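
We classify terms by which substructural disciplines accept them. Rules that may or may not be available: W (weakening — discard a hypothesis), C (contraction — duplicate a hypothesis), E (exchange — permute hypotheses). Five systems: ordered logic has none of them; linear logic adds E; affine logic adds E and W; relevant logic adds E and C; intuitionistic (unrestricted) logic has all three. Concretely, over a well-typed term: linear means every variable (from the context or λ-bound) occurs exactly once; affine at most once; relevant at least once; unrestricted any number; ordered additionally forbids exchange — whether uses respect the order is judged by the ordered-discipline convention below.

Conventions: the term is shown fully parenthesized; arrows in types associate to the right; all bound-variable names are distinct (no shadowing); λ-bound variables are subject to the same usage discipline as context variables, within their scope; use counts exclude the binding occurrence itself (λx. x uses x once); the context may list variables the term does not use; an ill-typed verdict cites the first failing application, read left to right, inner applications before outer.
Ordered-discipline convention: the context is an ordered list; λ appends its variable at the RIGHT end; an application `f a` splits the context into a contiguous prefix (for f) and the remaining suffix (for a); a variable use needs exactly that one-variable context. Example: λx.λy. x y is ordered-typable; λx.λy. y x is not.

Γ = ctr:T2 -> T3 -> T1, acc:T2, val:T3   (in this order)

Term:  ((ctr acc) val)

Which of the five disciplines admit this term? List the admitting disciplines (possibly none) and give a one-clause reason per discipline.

admitted in: ordered, linear, affine, relevant, unrestricted
usage: ctr: 1; acc: 1; val: 1
order of uses: ctr, acc, val
typing: well-typed — term : T1
ordered: ✓ — single-use (ctr, acc, val), ordered derivation ok
linear: ✓ — single use per variable (ctr, acc, val)
affine: ✓ — ctr, acc, val: no repeats, contraction unneeded
relevant: ✓ — ctr, acc, val: all used, weakening unneeded
unrestricted: ✓ — typability at T1 is all that's needed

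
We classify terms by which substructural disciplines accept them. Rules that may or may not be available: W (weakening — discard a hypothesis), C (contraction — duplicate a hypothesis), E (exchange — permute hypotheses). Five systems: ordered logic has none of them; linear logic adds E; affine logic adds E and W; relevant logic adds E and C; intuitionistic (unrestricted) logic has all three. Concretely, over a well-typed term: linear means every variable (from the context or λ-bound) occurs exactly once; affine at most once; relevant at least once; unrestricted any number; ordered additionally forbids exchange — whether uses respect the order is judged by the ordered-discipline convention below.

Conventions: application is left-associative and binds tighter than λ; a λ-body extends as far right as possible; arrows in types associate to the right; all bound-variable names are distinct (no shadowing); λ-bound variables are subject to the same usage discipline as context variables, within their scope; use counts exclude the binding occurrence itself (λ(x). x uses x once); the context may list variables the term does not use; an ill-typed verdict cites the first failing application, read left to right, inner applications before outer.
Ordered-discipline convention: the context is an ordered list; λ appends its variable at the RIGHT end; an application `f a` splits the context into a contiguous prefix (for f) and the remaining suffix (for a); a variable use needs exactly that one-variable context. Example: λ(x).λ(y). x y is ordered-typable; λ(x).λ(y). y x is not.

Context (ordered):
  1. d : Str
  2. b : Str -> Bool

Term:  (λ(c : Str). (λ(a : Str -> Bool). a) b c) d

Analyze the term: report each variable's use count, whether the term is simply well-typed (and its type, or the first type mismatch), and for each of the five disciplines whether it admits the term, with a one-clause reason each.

variable uses: d: 1; b: 1; c [bound]: 1; a [bound]: 1
uses in reading order: a, b, c, d
typing: ✓ — Bool
ordered: ✗, use order a, b, c, d needs exchange
linear: ✓, exactly-once usage across d, b, c, a
affine: ✓, no duplicate uses among d, b, c, a
relevant: ✓, every one of d, b, c, a appears
unrestricted: ✓, simply typable at Bool; W, C, E all held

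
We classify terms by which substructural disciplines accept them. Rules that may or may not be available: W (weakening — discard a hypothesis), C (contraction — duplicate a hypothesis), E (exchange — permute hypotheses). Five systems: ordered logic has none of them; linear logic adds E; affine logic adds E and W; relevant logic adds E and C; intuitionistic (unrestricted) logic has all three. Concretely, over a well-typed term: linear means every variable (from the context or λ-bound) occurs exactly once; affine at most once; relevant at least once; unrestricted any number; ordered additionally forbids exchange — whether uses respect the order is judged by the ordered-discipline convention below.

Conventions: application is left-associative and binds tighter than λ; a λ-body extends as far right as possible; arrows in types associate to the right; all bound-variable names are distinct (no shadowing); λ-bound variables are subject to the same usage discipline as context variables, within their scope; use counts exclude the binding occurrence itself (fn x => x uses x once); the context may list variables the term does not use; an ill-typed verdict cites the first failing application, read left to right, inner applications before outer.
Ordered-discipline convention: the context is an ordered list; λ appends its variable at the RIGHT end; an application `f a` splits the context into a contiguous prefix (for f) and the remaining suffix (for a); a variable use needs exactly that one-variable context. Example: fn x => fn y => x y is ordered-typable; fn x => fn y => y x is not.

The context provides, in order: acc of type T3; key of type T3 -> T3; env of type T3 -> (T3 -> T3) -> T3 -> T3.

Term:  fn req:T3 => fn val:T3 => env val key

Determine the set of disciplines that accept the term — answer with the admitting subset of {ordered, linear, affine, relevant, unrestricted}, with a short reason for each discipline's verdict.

admitted in: affine, unrestricted
counts: acc: 0×, key: 1×, env: 1×, req (bound): 0×, val (bound): 1×
order of uses: env, val, key
typing: ✓ — T3 -> T3 -> T3 -> T3
ordered ✗ (acc, req left unused)
linear ✗ (acc, req left unused)
affine ✓ (no duplicate uses among acc, key, env, req, val)
relevant ✗ (acc, req left unused)
unrestricted ✓ (simply typable at T3 -> T3 -> T3 -> T3; W, C, E all held)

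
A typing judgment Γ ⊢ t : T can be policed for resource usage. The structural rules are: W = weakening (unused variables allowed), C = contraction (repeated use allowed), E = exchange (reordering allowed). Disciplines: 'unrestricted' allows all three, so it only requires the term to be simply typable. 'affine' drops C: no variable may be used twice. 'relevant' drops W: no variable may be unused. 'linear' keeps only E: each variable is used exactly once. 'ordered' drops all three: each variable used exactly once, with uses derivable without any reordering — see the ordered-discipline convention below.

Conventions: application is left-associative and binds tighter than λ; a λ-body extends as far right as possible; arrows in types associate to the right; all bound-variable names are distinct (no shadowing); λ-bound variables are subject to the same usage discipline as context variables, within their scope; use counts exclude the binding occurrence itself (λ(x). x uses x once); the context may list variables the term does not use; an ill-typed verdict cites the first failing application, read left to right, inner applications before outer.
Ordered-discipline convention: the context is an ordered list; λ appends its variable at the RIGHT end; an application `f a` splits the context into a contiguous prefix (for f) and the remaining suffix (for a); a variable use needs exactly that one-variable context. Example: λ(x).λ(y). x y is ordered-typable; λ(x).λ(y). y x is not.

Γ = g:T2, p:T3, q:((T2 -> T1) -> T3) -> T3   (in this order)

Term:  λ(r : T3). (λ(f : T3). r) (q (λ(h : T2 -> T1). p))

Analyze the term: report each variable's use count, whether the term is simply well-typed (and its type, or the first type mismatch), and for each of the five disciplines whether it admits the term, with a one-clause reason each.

usage: g ×0, p ×1, q ×1, r [bound] ×1, f [bound] ×0, h [bound] ×0
use order (left to right): r, q, p
typing: well-typed — term : T3 -> T3
ordered: ✗ — needs weakening: g, f, h unused
linear: ✗ — needs weakening: g, f, h unused
affine: ✓ — none of g, p, q, r, f, h used more than once
relevant: ✗ — needs weakening: g, f, h unused
unrestricted: ✓ — simply typable at T3 -> T3; W, C, E all held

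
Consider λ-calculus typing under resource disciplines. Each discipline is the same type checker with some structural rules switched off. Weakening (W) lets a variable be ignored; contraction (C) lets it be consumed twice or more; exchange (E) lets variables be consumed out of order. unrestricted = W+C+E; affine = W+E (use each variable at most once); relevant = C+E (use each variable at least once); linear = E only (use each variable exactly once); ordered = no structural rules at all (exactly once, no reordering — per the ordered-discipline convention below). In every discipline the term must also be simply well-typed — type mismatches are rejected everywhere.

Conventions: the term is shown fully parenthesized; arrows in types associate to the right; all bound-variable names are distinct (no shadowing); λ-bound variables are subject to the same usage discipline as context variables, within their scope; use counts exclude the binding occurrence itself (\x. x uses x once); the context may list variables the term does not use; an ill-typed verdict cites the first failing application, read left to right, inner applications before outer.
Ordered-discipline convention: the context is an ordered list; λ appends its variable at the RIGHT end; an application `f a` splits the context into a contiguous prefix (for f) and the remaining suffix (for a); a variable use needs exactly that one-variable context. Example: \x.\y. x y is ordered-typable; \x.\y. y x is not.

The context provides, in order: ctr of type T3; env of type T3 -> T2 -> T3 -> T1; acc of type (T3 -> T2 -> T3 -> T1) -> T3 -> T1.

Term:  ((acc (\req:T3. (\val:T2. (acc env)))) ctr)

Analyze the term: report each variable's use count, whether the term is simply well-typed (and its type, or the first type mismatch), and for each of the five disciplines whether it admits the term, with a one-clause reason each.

use counts: ctr=1; env=1; acc=2; req (λ-bound)=0; val (λ-bound)=0
order of uses: acc, acc, env, ctr
typing: well-typed — term : T1
ordered: ✗, needs contraction — acc ×2; unused: req, val — weakening required
linear: ✗, needs contraction — acc ×2; unused: req, val — weakening required
affine: ✗, needs contraction — acc ×2
relevant: ✗, unused: req, val — weakening required
unrestricted: ✓, type-checks (T1) and nothing is barred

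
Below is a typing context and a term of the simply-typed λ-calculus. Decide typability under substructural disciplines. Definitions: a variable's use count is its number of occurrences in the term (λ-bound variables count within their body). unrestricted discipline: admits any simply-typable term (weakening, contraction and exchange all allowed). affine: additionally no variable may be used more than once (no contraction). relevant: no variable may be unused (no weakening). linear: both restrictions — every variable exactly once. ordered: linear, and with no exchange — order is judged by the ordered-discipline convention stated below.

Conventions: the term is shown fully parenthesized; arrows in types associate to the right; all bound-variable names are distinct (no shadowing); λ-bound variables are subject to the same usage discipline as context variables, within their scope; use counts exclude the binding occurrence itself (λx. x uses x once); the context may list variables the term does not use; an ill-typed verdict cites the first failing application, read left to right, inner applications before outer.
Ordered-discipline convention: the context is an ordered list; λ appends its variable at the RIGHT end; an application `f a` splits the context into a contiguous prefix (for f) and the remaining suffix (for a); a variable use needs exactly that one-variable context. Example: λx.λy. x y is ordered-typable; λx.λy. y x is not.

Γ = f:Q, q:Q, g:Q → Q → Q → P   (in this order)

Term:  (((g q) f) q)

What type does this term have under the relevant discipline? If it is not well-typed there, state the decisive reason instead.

term : P
use counts: f ×1, q ×2, g ×1
uses in reading order: g, q, f, q
typing: well-typed at P
per-discipline verdicts: ordered ✗, linear ✗, affine ✗, relevant ✓, unrestricted ✓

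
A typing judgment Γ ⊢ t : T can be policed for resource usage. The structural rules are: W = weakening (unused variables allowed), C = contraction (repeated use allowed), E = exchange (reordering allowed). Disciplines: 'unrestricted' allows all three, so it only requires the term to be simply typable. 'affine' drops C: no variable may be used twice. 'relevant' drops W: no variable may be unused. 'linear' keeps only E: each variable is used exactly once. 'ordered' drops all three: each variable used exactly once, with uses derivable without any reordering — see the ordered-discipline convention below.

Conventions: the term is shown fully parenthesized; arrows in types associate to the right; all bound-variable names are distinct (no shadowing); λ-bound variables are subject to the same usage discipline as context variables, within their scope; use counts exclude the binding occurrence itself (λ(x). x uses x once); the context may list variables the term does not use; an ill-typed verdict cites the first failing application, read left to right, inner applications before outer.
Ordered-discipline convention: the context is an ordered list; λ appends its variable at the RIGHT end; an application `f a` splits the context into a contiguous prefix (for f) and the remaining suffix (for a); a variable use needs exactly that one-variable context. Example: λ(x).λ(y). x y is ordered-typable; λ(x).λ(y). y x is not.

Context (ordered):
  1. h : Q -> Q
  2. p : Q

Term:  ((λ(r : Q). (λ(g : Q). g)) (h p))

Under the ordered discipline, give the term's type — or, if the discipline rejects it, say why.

not well-typed under ordered — needs weakening: r unused
use counts: h ×1; p ×1; r (bound) ×0; g (bound) ×1
order of uses: g, h, p
typing: ✓ — Q -> Q
per-discipline verdicts: ordered ✗, linear ✗, affine ✓, relevant ✗, unrestricted ✓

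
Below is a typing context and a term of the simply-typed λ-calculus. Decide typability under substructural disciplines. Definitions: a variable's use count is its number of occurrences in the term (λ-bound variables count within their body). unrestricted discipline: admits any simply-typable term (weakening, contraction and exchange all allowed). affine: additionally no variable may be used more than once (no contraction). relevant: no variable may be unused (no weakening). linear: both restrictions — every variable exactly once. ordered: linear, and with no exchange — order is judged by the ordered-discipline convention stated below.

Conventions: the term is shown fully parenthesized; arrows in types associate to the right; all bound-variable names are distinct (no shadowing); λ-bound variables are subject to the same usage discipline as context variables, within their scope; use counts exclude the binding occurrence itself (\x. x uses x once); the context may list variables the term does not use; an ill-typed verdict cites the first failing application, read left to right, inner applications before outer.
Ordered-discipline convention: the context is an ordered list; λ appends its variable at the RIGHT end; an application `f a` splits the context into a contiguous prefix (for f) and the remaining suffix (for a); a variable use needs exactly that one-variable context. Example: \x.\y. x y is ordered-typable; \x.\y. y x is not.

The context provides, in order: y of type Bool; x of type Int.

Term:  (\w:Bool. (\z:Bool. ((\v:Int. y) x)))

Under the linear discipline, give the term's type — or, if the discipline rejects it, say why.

not well-typed under linear — w, z, v never used (weakening)
variable uses: y ×1, x ×1, w (λ-bound) ×0, z (λ-bound) ×0, v (λ-bound) ×0
use order (left to right): y, x
typing: ✓ — Bool -> Bool -> Bool
all disciplines: ordered ✗, linear ✗, affine ✓, relevant ✗, unrestricted ✓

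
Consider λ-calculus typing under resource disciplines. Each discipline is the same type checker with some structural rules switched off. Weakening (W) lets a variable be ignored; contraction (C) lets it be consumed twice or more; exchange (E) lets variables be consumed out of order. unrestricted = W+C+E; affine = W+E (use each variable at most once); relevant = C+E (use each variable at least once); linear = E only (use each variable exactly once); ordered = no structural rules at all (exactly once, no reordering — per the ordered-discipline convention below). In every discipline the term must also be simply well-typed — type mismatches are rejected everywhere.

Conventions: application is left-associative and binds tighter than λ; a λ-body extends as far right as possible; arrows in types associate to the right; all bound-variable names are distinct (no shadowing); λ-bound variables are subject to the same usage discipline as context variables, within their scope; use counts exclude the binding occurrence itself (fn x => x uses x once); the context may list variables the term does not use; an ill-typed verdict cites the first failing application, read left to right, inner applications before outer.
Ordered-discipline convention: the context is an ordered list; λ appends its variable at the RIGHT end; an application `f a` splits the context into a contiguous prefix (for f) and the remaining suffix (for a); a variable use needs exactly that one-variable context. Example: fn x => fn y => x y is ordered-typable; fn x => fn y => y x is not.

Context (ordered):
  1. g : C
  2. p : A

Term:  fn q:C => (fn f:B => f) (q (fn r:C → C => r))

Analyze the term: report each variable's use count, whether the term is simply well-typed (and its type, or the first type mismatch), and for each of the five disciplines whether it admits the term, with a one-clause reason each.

counts: g: 0×; p: 0×; q [bound]: 1×; f [bound]: 1×; r [bound]: 1×
use order (left to right): f, q, r
typing: ill-typed: non-function type C applied to an argument
ordered ✗ (the type mismatch rejects it)
linear ✗ (not simply typable)
affine ✗ (fails simple typing)
relevant ✗ (a type mismatch blocks all five)
unrestricted ✗ (the type mismatch rejects it)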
################
# TASK GOAL
Search the records above for "provides" and copy every line that has it.

# RESPONSE TO THE EXERCISE
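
The context provides, in order: acc of type T3; key of type T3 -> T3; env of type T3 -> (T3 -> T3) -> T3 -> T3.
The context provides, in order: ctr of type T3; env of type T3 -> T2 -> T3 -> T1; acc of type (T3 -> T2 -> T3 -> T1) -> T3 -> T1.
The context provides, in order: y of type Bool; x of type Int.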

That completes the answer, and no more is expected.